**TASK TO CARRY OUT**: Extract all lines that hold "with" from the records below.

(Collected data)
= = =
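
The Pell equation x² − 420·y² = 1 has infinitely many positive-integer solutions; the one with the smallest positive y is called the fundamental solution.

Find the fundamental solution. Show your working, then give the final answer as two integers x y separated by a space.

√420 = [20; 2,40, …], period ℓ=2 (even) → k=1
i=0: a=20 ⇒ p=20, q=1
i=1: a=2 ⇒ p=41, q=2
(x₁, y₁) = (41, 2);  41² − 420·2² = 1 ✓

41 2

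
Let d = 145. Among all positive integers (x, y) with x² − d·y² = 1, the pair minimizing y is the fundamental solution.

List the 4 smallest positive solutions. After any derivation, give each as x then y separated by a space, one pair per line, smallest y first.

289 24
167041 13872
96549409 8017992
55805391361 4634385504

d=145: √d = [12; 24] (ℓ=1, odd), read p_1/q_1
a_0=12:  p_0=12·1+0=12,  q_0=12·0+1=1
a_1=24:  p_1=24·12+1=289,  q_1=24·1+0=24
(x₁, y₁) = (289, 24);  289² − 145·24² = 1 ✓
(289+24√145)^2 = 167041 + 13872√145
(289+24√145)^3 = 96549409 + 8017992√145
(289+24√145)^4 = 55805391361 + 4634385504√145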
= = =
**RESPONSE TO THE EXERCISE**:
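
The Pell equation x² − 420·y² = 1 has infinitely many positive-integer solutions; the one with the smallest positive y is called the fundamental solution.
Let d = 145. Among all positive integers (x, y) with x² − d·y² = 1, the pair minimizing y is the fundamental solution.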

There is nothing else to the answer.